### ABOUT THIS EXERCISE
Return each entry unchanged.

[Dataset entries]
* * * *

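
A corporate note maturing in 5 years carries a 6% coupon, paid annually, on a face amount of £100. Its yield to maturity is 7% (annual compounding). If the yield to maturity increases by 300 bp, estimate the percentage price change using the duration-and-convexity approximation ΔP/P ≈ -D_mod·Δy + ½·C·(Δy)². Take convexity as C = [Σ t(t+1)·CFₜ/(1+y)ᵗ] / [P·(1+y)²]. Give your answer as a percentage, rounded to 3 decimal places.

-11.475%

With y = 0.07:
  t   CF        PV=CF/(1+0.07)^t    t·PV        t(t+1)·PV
  1         6.00         5.6075         5.6075          11.2150
  2         6.00         5.2406        10.4813          31.4438
  3         6.00         4.8978        14.6934          58.7734
  4         6.00         4.5774        18.3095          91.5474
  5       106.00        75.5765       377.8827       2,267.2961
  Σ                     95.8998       426.9743       2,460.2757
P = 95.8998; D_Mac = 4.45230 yrs; D_mod = 4.16102 yrs; C = 22.40776.
Duration effect: -4.16102 × (+0.03) = -0.124831
Convexity effect: 0.5 × 22.40776 × (0.03)² = +0.0100835
ΔP/P ≈ -0.124831 + 0.0100835 = -0.114747 = -11.4747%.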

* * * *

### RESPONSE
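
A corporate note maturing in 5 years carries a 6% coupon, paid annually, on a face amount of £100. Its yield to maturity is 7% (annual compounding). If the yield to maturity increases by 300 bp, estimate the percentage price change using the duration-and-convexity approximation ΔP/P ≈ -D_mod·Δy + ½·C·(Δy)². Take convexity as C = [Σ t(t+1)·CFₜ/(1+y)ᵗ] / [P·(1+y)²]. Give your answer as a percentage, rounded to 3 decimal places.

-11.475%

With y = 0.07:
  t   CF        PV=CF/(1+0.07)^t    t·PV        t(t+1)·PV
  1         6.00         5.6075         5.6075          11.2150
  2         6.00         5.2406        10.4813          31.4438
  3         6.00         4.8978        14.6934          58.7734
  4         6.00         4.5774        18.3095          91.5474
  5       106.00        75.5765       377.8827       2,267.2961
  Σ                     95.8998       426.9743       2,460.2757
P = 95.8998; D_Mac = 4.45230 yrs; D_mod = 4.16102 yrs; C = 22.40776.
Duration effect: -4.16102 × (+0.03) = -0.124831
Convexity effect: 0.5 × 22.40776 × (0.03)² = +0.0100835
ΔP/P ≈ -0.124831 + 0.0100835 = -0.114747 = -11.4747%.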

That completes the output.